DATA =

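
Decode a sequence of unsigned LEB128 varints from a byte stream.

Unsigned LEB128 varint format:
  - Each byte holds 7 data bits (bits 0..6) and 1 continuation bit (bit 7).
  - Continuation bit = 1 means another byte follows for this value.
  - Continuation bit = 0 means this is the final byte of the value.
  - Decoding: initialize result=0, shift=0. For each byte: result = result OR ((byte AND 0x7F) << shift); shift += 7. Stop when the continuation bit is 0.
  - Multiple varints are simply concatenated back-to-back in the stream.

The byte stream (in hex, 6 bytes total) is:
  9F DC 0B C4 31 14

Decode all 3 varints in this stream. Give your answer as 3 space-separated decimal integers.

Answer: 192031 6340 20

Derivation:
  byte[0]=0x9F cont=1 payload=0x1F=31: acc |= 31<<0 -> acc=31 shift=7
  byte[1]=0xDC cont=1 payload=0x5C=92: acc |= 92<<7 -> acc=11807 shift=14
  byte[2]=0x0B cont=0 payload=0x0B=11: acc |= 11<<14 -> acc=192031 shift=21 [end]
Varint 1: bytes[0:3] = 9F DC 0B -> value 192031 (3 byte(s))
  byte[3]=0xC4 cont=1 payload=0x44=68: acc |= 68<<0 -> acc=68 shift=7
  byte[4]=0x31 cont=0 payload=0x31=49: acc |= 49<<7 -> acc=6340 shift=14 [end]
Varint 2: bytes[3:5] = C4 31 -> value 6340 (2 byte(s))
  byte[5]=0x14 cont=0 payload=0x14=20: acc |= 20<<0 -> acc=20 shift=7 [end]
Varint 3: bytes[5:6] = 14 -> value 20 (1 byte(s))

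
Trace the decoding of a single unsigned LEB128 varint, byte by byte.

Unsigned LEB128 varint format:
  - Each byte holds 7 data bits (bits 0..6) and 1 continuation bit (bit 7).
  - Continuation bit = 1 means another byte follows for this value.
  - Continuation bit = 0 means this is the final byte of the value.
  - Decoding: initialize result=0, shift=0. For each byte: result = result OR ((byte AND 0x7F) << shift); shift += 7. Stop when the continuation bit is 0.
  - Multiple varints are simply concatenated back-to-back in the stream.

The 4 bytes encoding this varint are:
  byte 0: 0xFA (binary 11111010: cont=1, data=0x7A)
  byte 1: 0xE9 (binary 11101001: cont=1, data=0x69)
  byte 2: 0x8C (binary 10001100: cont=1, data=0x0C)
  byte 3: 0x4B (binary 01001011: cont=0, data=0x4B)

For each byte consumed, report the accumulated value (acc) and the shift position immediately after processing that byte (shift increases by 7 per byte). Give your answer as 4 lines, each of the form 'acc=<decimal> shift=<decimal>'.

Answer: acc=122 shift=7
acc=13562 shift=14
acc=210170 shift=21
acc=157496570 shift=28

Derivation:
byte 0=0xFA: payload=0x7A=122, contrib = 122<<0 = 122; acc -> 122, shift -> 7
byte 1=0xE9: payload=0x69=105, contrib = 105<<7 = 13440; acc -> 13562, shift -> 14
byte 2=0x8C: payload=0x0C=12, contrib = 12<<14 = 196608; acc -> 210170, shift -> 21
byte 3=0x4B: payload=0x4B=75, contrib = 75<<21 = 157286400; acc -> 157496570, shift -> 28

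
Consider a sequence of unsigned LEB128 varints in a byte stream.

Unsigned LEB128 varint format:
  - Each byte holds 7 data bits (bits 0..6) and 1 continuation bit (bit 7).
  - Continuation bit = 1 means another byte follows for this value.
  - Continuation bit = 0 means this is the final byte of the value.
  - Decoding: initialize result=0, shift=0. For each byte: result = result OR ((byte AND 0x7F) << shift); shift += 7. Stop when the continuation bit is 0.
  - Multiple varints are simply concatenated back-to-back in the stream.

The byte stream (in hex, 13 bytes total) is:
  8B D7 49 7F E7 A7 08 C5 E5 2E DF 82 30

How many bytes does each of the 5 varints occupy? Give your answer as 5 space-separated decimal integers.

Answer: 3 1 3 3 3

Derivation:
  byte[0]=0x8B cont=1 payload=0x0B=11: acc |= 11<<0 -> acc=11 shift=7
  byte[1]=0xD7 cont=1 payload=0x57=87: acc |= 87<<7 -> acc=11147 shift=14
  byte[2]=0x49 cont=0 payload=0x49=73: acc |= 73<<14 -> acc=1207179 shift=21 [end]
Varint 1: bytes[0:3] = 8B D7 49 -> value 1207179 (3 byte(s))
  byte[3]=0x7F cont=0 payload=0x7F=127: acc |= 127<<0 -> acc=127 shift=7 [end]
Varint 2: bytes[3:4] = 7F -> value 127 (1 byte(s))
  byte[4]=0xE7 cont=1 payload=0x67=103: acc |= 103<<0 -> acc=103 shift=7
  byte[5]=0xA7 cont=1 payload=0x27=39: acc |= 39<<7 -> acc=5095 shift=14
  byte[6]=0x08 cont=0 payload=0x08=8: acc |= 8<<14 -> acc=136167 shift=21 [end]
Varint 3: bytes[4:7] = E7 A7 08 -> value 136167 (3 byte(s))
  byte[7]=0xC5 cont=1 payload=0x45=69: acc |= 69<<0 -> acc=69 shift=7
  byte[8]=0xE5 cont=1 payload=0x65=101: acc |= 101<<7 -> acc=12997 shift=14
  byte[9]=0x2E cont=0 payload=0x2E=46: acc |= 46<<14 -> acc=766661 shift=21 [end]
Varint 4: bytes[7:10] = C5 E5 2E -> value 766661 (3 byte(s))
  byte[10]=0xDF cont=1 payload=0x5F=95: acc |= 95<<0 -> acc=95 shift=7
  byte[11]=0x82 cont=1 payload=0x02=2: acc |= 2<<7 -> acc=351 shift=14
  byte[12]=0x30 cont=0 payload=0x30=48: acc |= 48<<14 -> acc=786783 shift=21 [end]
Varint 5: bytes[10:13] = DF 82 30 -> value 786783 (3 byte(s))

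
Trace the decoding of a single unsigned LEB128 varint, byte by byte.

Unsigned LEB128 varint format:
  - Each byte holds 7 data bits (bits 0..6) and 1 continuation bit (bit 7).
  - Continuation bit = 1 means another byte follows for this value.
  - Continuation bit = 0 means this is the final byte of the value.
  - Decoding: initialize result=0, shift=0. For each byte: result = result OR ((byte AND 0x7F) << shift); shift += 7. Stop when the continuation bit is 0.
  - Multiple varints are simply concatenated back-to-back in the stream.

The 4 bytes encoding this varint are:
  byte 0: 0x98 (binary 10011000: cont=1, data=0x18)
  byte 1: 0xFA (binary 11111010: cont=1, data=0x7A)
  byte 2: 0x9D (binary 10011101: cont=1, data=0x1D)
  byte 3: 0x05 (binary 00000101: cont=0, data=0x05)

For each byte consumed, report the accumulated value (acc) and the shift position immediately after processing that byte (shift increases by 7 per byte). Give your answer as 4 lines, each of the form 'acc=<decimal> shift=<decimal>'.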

WORK ORDER = Give only the number of lines in the data that hold the string "total".

REPLY = 2